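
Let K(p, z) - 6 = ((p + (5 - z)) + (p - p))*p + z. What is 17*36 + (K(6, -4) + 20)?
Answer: 724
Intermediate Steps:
K(p, z) = 6 + z + p*(5 + p - z) (K(p, z) = 6 + (((p + (5 - z)) + (p - p))*p + z) = 6 + (((5 + p - z) + 0)*p + z) = 6 + ((5 + p - z)*p + z) = 6 + (p*(5 + p - z) + z) = 6 + (z + p*(5 + p - z)) = 6 + z + p*(5 + p - z))
17*36 + (K(6, -4) + 20) = 17*36 + ((6 - 4 + 6**2 + 5*6 - 1*6*(-4)) + 20) = 612 + ((6 - 4 + 36 + 30 + 24) + 20) = 612 + (92 + 20) = 612 + 112 = 724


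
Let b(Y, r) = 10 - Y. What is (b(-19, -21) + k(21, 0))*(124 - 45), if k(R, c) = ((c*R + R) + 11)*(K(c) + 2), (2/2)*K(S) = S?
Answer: 7347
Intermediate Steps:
K(S) = S
k(R, c) = (2 + c)*(11 + R + R*c) (k(R, c) = ((c*R + R) + 11)*(c + 2) = ((R*c + R) + 11)*(2 + c) = ((R + R*c) + 11)*(2 + c) = (11 + R + R*c)*(2 + c) = (2 + c)*(11 + R + R*c))
(b(-19, -21) + k(21, 0))*(124 - 45) = ((10 - 1*(-19)) + (22 + 2*21 + 11*0 + 21*0**2 + 3*21*0))*(124 - 45) = ((10 + 19) + (22 + 42 + 0 + 21*0 + 0))*79 = (29 + (22 + 42 + 0 + 0 + 0))*79 = (29 + 64)*79 = 93*79 = 7347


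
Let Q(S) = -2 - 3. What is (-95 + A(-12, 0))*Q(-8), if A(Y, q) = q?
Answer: 475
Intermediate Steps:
Q(S) = -5
(-95 + A(-12, 0))*Q(-8) = (-95 + 0)*(-5) = -95*(-5) = 475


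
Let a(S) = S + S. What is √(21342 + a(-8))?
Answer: √21326 ≈ 146.03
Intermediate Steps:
a(S) = 2*S
√(21342 + a(-8)) = √(21342 + 2*(-8)) = √(21342 - 16) = √21326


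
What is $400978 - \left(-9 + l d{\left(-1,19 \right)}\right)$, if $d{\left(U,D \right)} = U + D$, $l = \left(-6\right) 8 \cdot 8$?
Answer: $407899$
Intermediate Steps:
$l = -384$ ($l = \left(-48\right) 8 = -384$)
$d{\left(U,D \right)} = D + U$
$400978 - \left(-9 + l d{\left(-1,19 \right)}\right) = 400978 - \left(-9 - 384 \left(19 - 1\right)\right) = 400978 - \left(-9 - 6912\right) = 400978 - -6921 = 400978 + 6921 = 407899$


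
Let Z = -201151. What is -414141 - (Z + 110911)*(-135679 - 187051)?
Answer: -29123569341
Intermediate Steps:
-414141 - (Z + 110911)*(-135679 - 187051) = -414141 - (-201151 + 110911)*(-135679 - 187051) = -414141 - (-90240)*(-322730) = -414141 - 1*29123155200 = -414141 - 29123155200 = -29123569341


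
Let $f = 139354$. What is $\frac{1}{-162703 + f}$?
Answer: $- \frac{1}{23349} \approx -4.2828 \cdot 10^{-5}$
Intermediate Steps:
$\frac{1}{-162703 + f} = \frac{1}{-162703 + 139354} = \frac{1}{-23349} = - \frac{1}{23349}$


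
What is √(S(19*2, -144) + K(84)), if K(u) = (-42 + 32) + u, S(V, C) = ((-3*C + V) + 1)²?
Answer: √221915 ≈ 471.08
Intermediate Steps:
S(V, C) = (1 + V - 3*C)² (S(V, C) = ((V - 3*C) + 1)² = (1 + V - 3*C)²)
K(u) = -10 + u
√(S(19*2, -144) + K(84)) = √((1 + 19*2 - 3*(-144))² + (-10 + 84)) = √((1 + 38 + 432)² + 74) = √(471² + 74) = √(221841 + 74) = √221915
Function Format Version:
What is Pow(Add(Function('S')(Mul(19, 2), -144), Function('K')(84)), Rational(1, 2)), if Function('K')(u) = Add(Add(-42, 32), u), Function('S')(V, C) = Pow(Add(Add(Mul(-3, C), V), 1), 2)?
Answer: Pow(221915, Rational(1, 2)) ≈ 471.08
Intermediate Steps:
Function('S')(V, C) = Pow(Add(1, V, Mul(-3, C)), 2) (Function('S')(V, C) = Pow(Add(Add(V, Mul(-3, C)), 1), 2) = Pow(Add(1, V, Mul(-3, C)), 2))
Function('K')(u) = Add(-10, u)
Pow(Add(Function('S')(Mul(19, 2), -144), Function('K')(84)), Rational(1, 2)) = Pow(Add(Pow(Add(1, Mul(19, 2), Mul(-3, -144)), 2), Add(-10, 84)), Rational(1, 2)) = Pow(Add(Pow(Add(1, 38, 432), 2), 74), Rational(1, 2)) = Pow(Add(Pow(471, 2), 74), Rational(1, 2)) = Pow(Add(221841, 74), Rational(1, 2)) = Pow(221915, Rational(1, 2))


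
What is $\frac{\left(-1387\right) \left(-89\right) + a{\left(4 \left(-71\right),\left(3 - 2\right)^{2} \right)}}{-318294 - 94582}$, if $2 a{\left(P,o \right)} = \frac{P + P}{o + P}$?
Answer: $- \frac{34934653}{116843908} \approx -0.29899$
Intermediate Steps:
$a{\left(P,o \right)} = \frac{P}{P + o}$ ($a{\left(P,o \right)} = \frac{\left(P + P\right) \frac{1}{o + P}}{2} = \frac{2 P \frac{1}{P + o}}{2} = \frac{P}{P + o}$)
$\frac{\left(-1387\right) \left(-89\right) + a{\left(4 \left(-71\right),\left(3 - 2\right)^{2} \right)}}{-318294 - 94582} = \frac{\left(-1387\right) \left(-89\right) + \frac{4 \left(-71\right)}{4 \left(-71\right) + \left(3 - 2\right)^{2}}}{-318294 - 94582} = \frac{123443 - \frac{284}{-284 + 1^{2}}}{-318294 - 94582} = \frac{123443 - \frac{284}{-284 + 1}}{-318294 - 94582} = \frac{123443 - \frac{284}{-283}}{-412876} = \left(123443 - - \frac{284}{283}\right) \left(- \frac{1}{412876}\right) = \left(123443 + \frac{284}{283}\right) \left(- \frac{1}{412876}\right) = \frac{34934653}{283} \left(- \frac{1}{412876}\right) = - \frac{34934653}{116843908}$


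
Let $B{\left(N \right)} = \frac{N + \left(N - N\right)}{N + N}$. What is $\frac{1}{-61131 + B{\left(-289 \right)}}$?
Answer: $- \frac{2}{122261} \approx -1.6358 \cdot 10^{-5}$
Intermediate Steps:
$B{\left(N \right)} = \frac{1}{2}$ ($B{\left(N \right)} = \frac{N + 0}{2 N} = N \frac{1}{2 N} = \frac{1}{2}$)
$\frac{1}{-61131 + B{\left(-289 \right)}} = \frac{1}{-61131 + \frac{1}{2}} = \frac{1}{- \frac{122261}{2}} = - \frac{2}{122261}$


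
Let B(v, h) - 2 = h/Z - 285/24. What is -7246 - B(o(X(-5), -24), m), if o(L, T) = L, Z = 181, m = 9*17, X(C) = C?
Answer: -10479133/1448 ≈ -7237.0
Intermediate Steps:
m = 153
B(v, h) = -79/8 + h/181 (B(v, h) = 2 + (h/181 - 285/24) = 2 + (h*(1/181) - 285*1/24) = 2 + (h/181 - 95/8) = 2 + (-95/8 + h/181) = -79/8 + h/181)
-7246 - B(o(X(-5), -24), m) = -7246 - (-79/8 + (1/181)*153) = -7246 - (-79/8 + 153/181) = -7246 - 1*(-13075/1448) = -7246 + 13075/1448 = -10479133/1448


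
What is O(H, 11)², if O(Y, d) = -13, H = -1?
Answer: 169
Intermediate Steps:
O(H, 11)² = (-13)² = 169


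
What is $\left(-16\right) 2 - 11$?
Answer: $-43$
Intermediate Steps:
$\left(-16\right) 2 - 11 = -32 - 11 = -43$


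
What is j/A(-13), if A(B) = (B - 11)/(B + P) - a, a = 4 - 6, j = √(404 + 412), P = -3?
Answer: 8*√51/7 ≈ 8.1616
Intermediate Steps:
j = 4*√51 (j = √816 = 4*√51 ≈ 28.566)
a = -2
A(B) = 2 + (-11 + B)/(-3 + B) (A(B) = (B - 11)/(B - 3) - 1*(-2) = (-11 + B)/(-3 + B) + 2 = 2 + (-11 + B)/(-3 + B))
j/A(-13) = (4*√51)/(((-17 + 3*(-13))/(-3 - 13))) = (4*√51)/(((-17 - 39)/(-16))) = (4*√51)/((-1/16*(-56))) = (4*√51)/(7/2) = (4*√51)*(2/7) = 8*√51/7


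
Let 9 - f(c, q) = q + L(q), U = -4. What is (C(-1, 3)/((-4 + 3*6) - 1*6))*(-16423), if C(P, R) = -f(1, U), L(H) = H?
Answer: 279191/8 ≈ 34899.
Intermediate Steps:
f(c, q) = 9 - 2*q (f(c, q) = 9 - (q + q) = 9 - 2*q)
C(P, R) = -17 (C(P, R) = -(9 - 2*(-4)) = -(9 + 8) = -1*17 = -17)
(C(-1, 3)/((-4 + 3*6) - 1*6))*(-16423) = -17/((-4 + 3*6) - 1*6)*(-16423) = -17/((-4 + 18) - 6)*(-16423) = -17/(14 - 6)*(-16423) = -17/8*(-16423) = 279191/8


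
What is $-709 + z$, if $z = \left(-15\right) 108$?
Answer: $-2329$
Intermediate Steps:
$z = -1620$
$-709 + z = -709 - 1620 = -2329$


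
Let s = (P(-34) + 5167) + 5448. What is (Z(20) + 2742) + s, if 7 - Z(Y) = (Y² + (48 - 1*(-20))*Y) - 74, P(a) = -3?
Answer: 11675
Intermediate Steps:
Z(Y) = 81 - Y² - 68*Y (Z(Y) = 7 - ((Y² + (48 - 1*(-20))*Y) - 74) = 7 - ((Y² + (48 + 20)*Y) - 74) = 7 - ((Y² + 68*Y) - 74) = 7 - (-74 + Y² + 68*Y) = 7 + (74 - Y² - 68*Y) = 81 - Y² - 68*Y)
s = 10612 (s = (-3 + 5167) + 5448 = 5164 + 5448 = 10612)
(Z(20) + 2742) + s = ((81 - 1*20² - 68*20) + 2742) + 10612 = ((81 - 1*400 - 1360) + 2742) + 10612 = ((81 - 400 - 1360) + 2742) + 10612 = (-1679 + 2742) + 10612 = 1063 + 10612 = 11675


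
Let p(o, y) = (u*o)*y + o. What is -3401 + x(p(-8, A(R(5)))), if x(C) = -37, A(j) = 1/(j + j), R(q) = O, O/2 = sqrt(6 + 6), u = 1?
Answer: -3438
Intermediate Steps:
O = 4*sqrt(3) (O = 2*sqrt(6 + 6) = 2*sqrt(12) = 2*(2*sqrt(3)) = 4*sqrt(3) ≈ 6.9282)
R(q) = 4*sqrt(3)
A(j) = 1/(2*j)
p(o, y) = o + o*y (p(o, y) = (1*o)*y + o = o*y + o = o + o*y)
-3401 + x(p(-8, A(R(5)))) = -3401 - 37 = -3438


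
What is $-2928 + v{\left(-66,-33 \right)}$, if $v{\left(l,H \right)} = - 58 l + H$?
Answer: $867$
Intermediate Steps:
$v{\left(l,H \right)} = H - 58 l$
$-2928 + v{\left(-66,-33 \right)} = -2928 - -3795 = -2928 + \left(-33 + 3828\right) = -2928 + 3795 = 867$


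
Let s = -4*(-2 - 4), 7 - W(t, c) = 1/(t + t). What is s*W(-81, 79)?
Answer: 4540/27 ≈ 168.15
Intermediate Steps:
W(t, c) = 7 - 1/(2*t) (W(t, c) = 7 - 1/(t + t) = 7 - 1/(2*t))
s = 24 (s = -4*(-6) = 24)
s*W(-81, 79) = 24*(7 - 1/2/(-81)) = 24*(7 - 1/2*(-1/81)) = 24*(7 + 1/162) = 24*(1135/162) = 4540/27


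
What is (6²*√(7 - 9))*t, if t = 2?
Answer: 72*I*√2 ≈ 101.82*I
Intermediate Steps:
(6²*√(7 - 9))*t = (6²*√(7 - 9))*2 = (36*√(-2))*2 = (36*(I*√2))*2 = (36*I*√2)*2 = 72*I*√2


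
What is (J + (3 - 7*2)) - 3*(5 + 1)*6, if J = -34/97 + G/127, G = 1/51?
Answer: -74984132/628269 ≈ -119.35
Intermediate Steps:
G = 1/51 ≈ 0.019608
J = -220121/628269 (J = -34/97 + (1/51)/127 = -34*1/97 + (1/51)*(1/127) = -34/97 + 1/6477 = -220121/628269 ≈ -0.35036)
(J + (3 - 7*2)) - 3*(5 + 1)*6 = (-220121/628269 + (3 - 7*2)) - 3*(5 + 1)*6 = (-220121/628269 + (3 - 14)) - 3*6*6 = (-220121/628269 - 11) - 18*6 = -7131080/628269 - 108 = -74984132/628269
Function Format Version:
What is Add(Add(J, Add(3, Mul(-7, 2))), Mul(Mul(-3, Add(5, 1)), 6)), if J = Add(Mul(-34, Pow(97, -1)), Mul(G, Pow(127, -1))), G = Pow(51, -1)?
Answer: Rational(-74984132, 628269) ≈ -119.35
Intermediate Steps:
G = Rational(1, 51) ≈ 0.019608
J = Rational(-220121, 628269) (J = Add(Mul(-34, Pow(97, -1)), Mul(Rational(1, 51), Pow(127, -1))) = Add(Mul(-34, Rational(1, 97)), Mul(Rational(1, 51), Rational(1, 127))) = Add(Rational(-34, 97), Rational(1, 6477)) = Rational(-220121, 628269) ≈ -0.35036)
Add(Add(J, Add(3, Mul(-7, 2))), Mul(Mul(-3, Add(5, 1)), 6)) = Add(Add(Rational(-220121, 628269), Add(3, Mul(-7, 2))), Mul(Mul(-3, Add(5, 1)), 6)) = Add(Add(Rational(-220121, 628269), Add(3, -14)), Mul(Mul(-3, 6), 6)) = Add(Add(Rational(-220121, 628269), -11), Mul(-18, 6)) = Add(Rational(-7131080, 628269), -108) = Rational(-74984132, 628269)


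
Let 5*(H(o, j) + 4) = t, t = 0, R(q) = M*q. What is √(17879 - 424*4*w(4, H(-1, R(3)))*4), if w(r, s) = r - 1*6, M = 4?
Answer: √31447 ≈ 177.33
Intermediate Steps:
R(q) = 4*q
H(o, j) = -4 (H(o, j) = -4 + (⅕)*0 = -4 + 0 = -4)
w(r, s) = -6 + r (w(r, s) = r - 6 = -6 + r)
√(17879 - 424*4*w(4, H(-1, R(3)))*4) = √(17879 - 424*4*(-6 + 4)*4) = √(17879 - 424*4*(-2)*4) = √(17879 - (-3392)*4) = √(17879 - 424*(-32)) = √(17879 + 13568) = √31447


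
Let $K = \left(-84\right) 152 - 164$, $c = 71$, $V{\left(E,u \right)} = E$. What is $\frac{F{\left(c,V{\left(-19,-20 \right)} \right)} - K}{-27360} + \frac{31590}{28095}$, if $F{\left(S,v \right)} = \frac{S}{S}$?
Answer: $\frac{3710739}{5693920} \approx 0.6517$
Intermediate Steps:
$K = -12932$ ($K = -12768 - 164 = -12932$)
$F{\left(S,v \right)} = 1$
$\frac{F{\left(c,V{\left(-19,-20 \right)} \right)} - K}{-27360} + \frac{31590}{28095} = \frac{1 - -12932}{-27360} + \frac{31590}{28095} = \left(1 + 12932\right) \left(- \frac{1}{27360}\right) + 31590 \cdot \frac{1}{28095} = 12933 \left(- \frac{1}{27360}\right) + \frac{2106}{1873} = - \frac{1437}{3040} + \frac{2106}{1873} = \frac{3710739}{5693920}$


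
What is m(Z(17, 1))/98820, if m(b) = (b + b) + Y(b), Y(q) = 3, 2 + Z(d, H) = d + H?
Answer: 7/19764 ≈ 0.00035418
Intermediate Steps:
Z(d, H) = -2 + H + d (Z(d, H) = -2 + (d + H) = -2 + (H + d) = -2 + H + d)
m(b) = 3 + 2*b (m(b) = (b + b) + 3 = 2*b + 3 = 3 + 2*b)
m(Z(17, 1))/98820 = (3 + 2*(-2 + 1 + 17))/98820 = (3 + 2*16)*(1/98820) = (3 + 32)*(1/98820) = 35*(1/98820) = 7/19764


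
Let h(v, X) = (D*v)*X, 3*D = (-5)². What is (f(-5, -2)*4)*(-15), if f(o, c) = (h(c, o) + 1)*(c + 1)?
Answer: 5060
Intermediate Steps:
D = 25/3 (D = (⅓)*(-5)² = (⅓)*25 = 25/3 ≈ 8.3333)
h(v, X) = 25*X*v/3 (h(v, X) = (25*v/3)*X = 25*X*v/3)
f(o, c) = (1 + c)*(1 + 25*c*o/3) (f(o, c) = (25*o*c/3 + 1)*(c + 1) = (25*c*o/3 + 1)*(1 + c) = (1 + 25*c*o/3)*(1 + c) = (1 + c)*(1 + 25*c*o/3))
(f(-5, -2)*4)*(-15) = ((1 - 2 + (25/3)*(-2)*(-5) + (25/3)*(-5)*(-2)²)*4)*(-15) = ((1 - 2 + 250/3 + (25/3)*(-5)*4)*4)*(-15) = ((1 - 2 + 250/3 - 500/3)*4)*(-15) = -253/3*4*(-15) = -1012/3*(-15) = 5060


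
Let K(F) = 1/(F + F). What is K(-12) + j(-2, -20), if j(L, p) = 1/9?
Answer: 5/72 ≈ 0.069444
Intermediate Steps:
j(L, p) = ⅑
K(F) = 1/(2*F)
K(-12) + j(-2, -20) = (½)/(-12) + ⅑ = (½)*(-1/12) + ⅑ = -1/24 + ⅑ = 5/72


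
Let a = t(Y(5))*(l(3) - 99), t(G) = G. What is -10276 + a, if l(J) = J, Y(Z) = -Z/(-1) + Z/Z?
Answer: -10852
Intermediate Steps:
Y(Z) = 1 + Z (Y(Z) = -Z*(-1) + 1 = Z + 1 = 1 + Z)
a = -576 (a = (1 + 5)*(3 - 99) = 6*(-96) = -576)
-10276 + a = -10276 - 576 = -10852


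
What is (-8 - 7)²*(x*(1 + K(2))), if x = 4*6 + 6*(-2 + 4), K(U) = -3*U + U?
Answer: -24300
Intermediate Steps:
K(U) = -2*U
x = 36 (x = 24 + 6*2 = 24 + 12 = 36)
(-8 - 7)²*(x*(1 + K(2))) = (-8 - 7)²*(36*(1 - 2*2)) = (-15)²*(36*(1 - 4)) = 225*(36*(-3)) = 225*(-108) = -24300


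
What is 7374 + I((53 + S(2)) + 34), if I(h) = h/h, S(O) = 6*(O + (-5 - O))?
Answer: 7375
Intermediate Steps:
S(O) = -30 (S(O) = 6*(-5) = -30)
I(h) = 1
7374 + I((53 + S(2)) + 34) = 7374 + 1 = 7375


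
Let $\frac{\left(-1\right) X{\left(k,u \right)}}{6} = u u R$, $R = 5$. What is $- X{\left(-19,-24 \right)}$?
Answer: $17280$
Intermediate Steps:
$X{\left(k,u \right)} = - 30 u^{2}$ ($X{\left(k,u \right)} = - 6 u u 5 = - 6 u^{2} \cdot 5 = - 6 \cdot 5 u^{2} = - 30 u^{2}$)
$- X{\left(-19,-24 \right)} = - \left(-30\right) \left(-24\right)^{2} = - \left(-30\right) 576 = \left(-1\right) \left(-17280\right) = 17280$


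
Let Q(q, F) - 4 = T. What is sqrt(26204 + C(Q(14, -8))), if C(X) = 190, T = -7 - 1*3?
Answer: sqrt(26394) ≈ 162.46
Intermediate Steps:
T = -10 (T = -7 - 3 = -10)
Q(q, F) = -6 (Q(q, F) = 4 - 10 = -6)
sqrt(26204 + C(Q(14, -8))) = sqrt(26204 + 190) = sqrt(26394)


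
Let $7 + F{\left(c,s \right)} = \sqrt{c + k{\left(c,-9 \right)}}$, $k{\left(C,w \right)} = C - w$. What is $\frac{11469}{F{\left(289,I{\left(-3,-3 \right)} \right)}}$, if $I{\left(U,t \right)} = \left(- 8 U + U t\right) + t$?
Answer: $\frac{80283}{538} + \frac{11469 \sqrt{587}}{538} \approx 665.72$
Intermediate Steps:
$I{\left(U,t \right)} = t - 8 U + U t$
$F{\left(c,s \right)} = -7 + \sqrt{9 + 2 c}$ ($F{\left(c,s \right)} = -7 + \sqrt{c + \left(c - -9\right)} = -7 + \sqrt{c + \left(c + 9\right)} = -7 + \sqrt{c + \left(9 + c\right)} = -7 + \sqrt{9 + 2 c}$)
$\frac{11469}{F{\left(289,I{\left(-3,-3 \right)} \right)}} = \frac{11469}{-7 + \sqrt{9 + 2 \cdot 289}} = \frac{11469}{-7 + \sqrt{9 + 578}} = \frac{11469}{-7 + \sqrt{587}}$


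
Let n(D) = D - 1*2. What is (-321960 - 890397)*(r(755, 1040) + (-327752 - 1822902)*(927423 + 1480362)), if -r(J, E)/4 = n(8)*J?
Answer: 6277963358474165070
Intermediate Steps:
n(D) = -2 + D (n(D) = D - 2 = -2 + D)
r(J, E) = -24*J (r(J, E) = -4*(-2 + 8)*J = -24*J)
(-321960 - 890397)*(r(755, 1040) + (-327752 - 1822902)*(927423 + 1480362)) = (-321960 - 890397)*(-24*755 + (-327752 - 1822902)*(927423 + 1480362)) = -1212357*(-18120 - 2150654*2407785) = -1212357*(-18120 - 5178312441390) = -1212357*(-5178312459510) = 6277963358474165070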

● ● ● ●

- _Required work_: Pull every line with the string "approx" out of the material.

- _Task answer_:
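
Answer: $- \frac{1}{23349} \approx -4.2828 \cdot 10^{-5}$
Answer: $- \frac{34934653}{116843908} \approx -0.29899$
Answer: $- \frac{2}{122261} \approx -1.6358 \cdot 10^{-5}$
Answer: $\frac{3710739}{5693920} \approx 0.6517$
Answer: $\frac{80283}{538} + \frac{11469 \sqrt{587}}{538} \approx 665.72$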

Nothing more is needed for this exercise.